▸ Aim of the exercise: Everything from the line that contains "arrive? Output a single line of 16" to the end of the listing below, both ends included, is to be transcribed word for word, and nothing else.

▸ Provided data:
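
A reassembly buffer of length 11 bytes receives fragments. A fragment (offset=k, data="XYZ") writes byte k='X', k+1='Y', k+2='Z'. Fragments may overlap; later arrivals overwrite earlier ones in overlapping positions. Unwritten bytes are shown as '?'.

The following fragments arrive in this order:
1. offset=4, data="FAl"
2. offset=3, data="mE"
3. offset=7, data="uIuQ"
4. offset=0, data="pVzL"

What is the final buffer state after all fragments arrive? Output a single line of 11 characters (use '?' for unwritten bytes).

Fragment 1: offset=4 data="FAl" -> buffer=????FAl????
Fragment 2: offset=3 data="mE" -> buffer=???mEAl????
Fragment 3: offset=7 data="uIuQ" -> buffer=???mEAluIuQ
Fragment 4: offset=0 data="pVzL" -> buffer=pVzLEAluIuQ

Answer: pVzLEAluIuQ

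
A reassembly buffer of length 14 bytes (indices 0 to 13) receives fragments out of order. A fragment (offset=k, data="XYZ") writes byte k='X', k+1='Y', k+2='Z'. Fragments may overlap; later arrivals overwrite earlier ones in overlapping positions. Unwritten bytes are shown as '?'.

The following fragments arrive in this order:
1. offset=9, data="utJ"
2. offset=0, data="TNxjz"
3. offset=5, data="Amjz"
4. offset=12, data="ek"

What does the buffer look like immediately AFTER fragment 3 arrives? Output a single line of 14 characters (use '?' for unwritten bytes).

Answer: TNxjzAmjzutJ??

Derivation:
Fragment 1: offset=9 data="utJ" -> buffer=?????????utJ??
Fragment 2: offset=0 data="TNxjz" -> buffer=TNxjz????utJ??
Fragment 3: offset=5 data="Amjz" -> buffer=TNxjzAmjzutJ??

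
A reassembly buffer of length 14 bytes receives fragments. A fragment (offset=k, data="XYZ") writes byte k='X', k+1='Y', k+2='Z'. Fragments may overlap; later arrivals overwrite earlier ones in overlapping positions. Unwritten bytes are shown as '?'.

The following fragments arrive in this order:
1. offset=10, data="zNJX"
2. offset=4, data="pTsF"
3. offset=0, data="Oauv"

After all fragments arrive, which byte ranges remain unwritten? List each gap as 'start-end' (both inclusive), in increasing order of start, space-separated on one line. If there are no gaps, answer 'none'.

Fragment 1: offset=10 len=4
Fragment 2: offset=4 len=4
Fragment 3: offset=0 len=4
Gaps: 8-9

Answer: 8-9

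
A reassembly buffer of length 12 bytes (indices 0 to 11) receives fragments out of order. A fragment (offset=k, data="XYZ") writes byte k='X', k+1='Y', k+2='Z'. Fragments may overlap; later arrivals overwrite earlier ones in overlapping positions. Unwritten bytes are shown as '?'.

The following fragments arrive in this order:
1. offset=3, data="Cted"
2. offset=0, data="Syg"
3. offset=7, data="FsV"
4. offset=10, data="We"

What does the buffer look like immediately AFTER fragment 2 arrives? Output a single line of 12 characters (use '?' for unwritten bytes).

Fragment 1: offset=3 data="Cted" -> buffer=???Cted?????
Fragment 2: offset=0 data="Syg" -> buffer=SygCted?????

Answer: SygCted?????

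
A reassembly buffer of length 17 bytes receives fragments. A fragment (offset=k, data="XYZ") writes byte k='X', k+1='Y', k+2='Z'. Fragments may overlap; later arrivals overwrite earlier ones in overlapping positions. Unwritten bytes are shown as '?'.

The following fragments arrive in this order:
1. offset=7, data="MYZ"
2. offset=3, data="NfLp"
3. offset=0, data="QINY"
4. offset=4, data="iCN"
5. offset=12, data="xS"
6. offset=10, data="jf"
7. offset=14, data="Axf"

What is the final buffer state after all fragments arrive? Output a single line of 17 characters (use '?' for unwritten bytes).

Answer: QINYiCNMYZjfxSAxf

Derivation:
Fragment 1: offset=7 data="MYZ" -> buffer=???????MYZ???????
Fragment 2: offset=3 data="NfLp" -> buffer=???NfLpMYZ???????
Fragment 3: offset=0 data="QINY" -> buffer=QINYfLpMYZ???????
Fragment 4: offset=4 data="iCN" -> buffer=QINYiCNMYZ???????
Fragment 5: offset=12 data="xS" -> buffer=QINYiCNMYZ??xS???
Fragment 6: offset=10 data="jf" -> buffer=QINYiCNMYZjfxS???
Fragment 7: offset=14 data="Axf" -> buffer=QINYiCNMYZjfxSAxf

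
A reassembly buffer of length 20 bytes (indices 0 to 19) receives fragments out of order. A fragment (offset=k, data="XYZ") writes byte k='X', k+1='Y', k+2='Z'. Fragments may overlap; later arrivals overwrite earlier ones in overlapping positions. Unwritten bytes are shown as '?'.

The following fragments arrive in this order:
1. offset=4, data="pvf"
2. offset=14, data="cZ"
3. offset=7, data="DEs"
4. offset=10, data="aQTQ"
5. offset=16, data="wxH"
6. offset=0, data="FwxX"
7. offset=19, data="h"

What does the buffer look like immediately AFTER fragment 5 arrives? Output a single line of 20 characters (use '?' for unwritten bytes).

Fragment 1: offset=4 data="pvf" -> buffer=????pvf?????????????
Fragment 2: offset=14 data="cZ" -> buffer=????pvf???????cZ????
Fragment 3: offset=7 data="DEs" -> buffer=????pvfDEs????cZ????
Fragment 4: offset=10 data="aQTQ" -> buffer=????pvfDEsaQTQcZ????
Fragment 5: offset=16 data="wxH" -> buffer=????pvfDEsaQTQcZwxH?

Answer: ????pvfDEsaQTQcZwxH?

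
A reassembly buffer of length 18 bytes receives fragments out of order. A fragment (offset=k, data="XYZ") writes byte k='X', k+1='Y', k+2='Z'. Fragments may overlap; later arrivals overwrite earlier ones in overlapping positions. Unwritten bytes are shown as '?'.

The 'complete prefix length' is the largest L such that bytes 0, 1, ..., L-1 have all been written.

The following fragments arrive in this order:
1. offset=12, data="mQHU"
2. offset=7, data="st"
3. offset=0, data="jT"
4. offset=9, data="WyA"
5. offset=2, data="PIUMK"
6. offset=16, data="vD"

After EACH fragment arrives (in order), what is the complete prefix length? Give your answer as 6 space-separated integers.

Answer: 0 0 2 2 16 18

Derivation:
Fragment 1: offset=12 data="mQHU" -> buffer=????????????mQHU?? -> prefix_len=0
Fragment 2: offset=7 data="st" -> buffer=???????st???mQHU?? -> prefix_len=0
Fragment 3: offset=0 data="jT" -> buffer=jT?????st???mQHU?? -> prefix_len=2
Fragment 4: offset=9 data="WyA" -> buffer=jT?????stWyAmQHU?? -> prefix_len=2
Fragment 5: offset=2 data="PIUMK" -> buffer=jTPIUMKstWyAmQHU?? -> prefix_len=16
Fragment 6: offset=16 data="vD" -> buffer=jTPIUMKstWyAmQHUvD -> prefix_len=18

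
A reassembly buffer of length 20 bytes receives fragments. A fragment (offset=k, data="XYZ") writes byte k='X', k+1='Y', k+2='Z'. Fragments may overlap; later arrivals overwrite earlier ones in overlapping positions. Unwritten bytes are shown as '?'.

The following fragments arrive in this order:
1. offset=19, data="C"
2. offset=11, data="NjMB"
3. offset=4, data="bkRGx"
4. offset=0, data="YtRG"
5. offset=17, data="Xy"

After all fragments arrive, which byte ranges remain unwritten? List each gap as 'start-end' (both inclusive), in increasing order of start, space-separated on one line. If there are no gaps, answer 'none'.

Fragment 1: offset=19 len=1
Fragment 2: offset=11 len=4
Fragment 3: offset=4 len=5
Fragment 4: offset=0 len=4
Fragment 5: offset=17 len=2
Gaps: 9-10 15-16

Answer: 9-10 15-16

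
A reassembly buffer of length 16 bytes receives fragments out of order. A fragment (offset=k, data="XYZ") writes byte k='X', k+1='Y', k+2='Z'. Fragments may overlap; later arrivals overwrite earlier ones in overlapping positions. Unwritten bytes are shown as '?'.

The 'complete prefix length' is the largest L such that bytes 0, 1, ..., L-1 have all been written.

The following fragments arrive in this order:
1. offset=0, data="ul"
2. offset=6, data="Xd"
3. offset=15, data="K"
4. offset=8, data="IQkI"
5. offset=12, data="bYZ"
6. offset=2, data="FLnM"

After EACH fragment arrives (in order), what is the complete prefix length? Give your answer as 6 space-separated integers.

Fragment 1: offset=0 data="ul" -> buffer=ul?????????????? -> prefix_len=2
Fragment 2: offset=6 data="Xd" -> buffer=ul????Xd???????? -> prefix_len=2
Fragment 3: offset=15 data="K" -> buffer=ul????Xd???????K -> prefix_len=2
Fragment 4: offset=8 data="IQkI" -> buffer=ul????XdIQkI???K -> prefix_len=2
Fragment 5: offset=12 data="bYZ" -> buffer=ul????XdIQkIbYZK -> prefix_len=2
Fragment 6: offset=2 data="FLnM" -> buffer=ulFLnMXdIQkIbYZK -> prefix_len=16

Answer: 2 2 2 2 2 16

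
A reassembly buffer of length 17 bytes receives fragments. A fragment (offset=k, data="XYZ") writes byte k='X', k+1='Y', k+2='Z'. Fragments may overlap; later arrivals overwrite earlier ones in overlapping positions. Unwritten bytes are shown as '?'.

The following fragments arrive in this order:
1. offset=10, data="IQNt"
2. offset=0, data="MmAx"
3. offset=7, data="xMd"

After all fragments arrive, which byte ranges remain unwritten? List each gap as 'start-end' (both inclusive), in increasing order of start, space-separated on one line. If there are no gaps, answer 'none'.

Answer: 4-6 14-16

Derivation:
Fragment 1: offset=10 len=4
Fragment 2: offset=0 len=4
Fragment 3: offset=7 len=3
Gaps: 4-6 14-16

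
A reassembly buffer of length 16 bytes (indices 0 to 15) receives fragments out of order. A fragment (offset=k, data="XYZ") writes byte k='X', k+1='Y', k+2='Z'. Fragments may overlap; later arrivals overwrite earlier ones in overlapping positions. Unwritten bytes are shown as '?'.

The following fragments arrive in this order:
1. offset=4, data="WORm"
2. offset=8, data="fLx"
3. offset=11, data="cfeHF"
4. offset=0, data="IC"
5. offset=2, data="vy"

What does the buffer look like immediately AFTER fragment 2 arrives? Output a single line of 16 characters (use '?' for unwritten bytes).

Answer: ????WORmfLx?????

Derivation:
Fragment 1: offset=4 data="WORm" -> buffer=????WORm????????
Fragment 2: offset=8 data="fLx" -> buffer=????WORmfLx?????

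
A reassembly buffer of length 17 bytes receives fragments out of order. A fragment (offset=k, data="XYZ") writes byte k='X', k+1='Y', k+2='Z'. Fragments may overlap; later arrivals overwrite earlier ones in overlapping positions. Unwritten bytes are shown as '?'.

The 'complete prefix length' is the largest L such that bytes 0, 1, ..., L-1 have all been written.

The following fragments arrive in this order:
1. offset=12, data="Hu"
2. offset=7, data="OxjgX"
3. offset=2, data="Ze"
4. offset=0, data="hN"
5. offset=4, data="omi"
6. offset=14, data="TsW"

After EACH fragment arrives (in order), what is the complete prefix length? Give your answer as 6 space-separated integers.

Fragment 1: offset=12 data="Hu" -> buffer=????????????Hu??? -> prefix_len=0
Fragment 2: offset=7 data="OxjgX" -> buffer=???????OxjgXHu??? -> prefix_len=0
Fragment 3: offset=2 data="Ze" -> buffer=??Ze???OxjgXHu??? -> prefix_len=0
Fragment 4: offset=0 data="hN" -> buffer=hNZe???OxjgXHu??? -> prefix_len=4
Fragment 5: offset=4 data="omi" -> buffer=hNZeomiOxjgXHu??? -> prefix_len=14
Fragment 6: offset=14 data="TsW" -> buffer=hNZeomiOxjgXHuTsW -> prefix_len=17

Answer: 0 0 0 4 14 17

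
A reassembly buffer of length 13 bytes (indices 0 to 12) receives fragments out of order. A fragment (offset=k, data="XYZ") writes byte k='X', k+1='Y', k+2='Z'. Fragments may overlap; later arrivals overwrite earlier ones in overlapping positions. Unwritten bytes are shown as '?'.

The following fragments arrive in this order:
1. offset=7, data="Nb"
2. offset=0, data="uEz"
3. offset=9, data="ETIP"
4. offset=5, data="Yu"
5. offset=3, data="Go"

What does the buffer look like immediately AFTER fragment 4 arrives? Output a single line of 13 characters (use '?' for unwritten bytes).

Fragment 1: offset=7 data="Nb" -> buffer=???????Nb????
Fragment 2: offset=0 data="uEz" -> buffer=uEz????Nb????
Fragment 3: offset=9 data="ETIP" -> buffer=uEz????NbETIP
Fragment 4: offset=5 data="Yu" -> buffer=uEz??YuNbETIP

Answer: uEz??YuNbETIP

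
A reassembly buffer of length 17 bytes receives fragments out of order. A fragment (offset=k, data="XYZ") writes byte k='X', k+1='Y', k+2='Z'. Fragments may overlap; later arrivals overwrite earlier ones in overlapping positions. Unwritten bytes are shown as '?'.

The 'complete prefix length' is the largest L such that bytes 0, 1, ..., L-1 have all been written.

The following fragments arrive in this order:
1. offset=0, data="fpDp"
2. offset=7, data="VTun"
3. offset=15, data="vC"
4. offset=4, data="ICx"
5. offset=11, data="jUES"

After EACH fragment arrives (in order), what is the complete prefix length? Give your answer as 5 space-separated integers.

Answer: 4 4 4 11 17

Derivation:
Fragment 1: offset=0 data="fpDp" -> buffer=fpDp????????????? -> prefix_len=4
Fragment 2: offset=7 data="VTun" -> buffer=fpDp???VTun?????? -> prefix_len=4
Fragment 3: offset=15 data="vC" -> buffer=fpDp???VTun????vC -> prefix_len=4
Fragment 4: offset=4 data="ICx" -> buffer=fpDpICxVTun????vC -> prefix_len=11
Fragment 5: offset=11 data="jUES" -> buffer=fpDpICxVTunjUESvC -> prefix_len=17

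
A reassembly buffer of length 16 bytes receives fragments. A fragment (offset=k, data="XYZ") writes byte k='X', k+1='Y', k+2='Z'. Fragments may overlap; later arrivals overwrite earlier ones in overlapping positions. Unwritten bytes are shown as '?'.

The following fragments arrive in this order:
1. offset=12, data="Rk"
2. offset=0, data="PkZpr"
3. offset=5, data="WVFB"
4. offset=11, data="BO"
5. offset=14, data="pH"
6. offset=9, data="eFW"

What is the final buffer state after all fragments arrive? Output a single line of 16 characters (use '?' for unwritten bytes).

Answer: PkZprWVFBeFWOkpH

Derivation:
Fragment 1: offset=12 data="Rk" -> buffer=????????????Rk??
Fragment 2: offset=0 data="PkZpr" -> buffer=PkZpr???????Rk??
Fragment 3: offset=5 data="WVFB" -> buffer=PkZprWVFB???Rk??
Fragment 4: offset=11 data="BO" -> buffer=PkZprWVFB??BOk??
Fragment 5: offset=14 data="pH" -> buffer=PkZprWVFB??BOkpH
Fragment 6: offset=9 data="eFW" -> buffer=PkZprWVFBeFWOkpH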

▸ Reply to the task:
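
What is the final buffer state after all fragments arrive? Output a single line of 16 characters (use '?' for unwritten bytes).

Answer: PkZprWVFBeFWOkpH

Derivation:
Fragment 1: offset=12 data="Rk" -> buffer=????????????Rk??
Fragment 2: offset=0 data="PkZpr" -> buffer=PkZpr???????Rk??
Fragment 3: offset=5 data="WVFB" -> buffer=PkZprWVFB???Rk??
Fragment 4: offset=11 data="BO" -> buffer=PkZprWVFB??BOk??
Fragment 5: offset=14 data="pH" -> buffer=PkZprWVFB??BOkpH
Fragment 6: offset=9 data="eFW" -> buffer=PkZprWVFBeFWOkpH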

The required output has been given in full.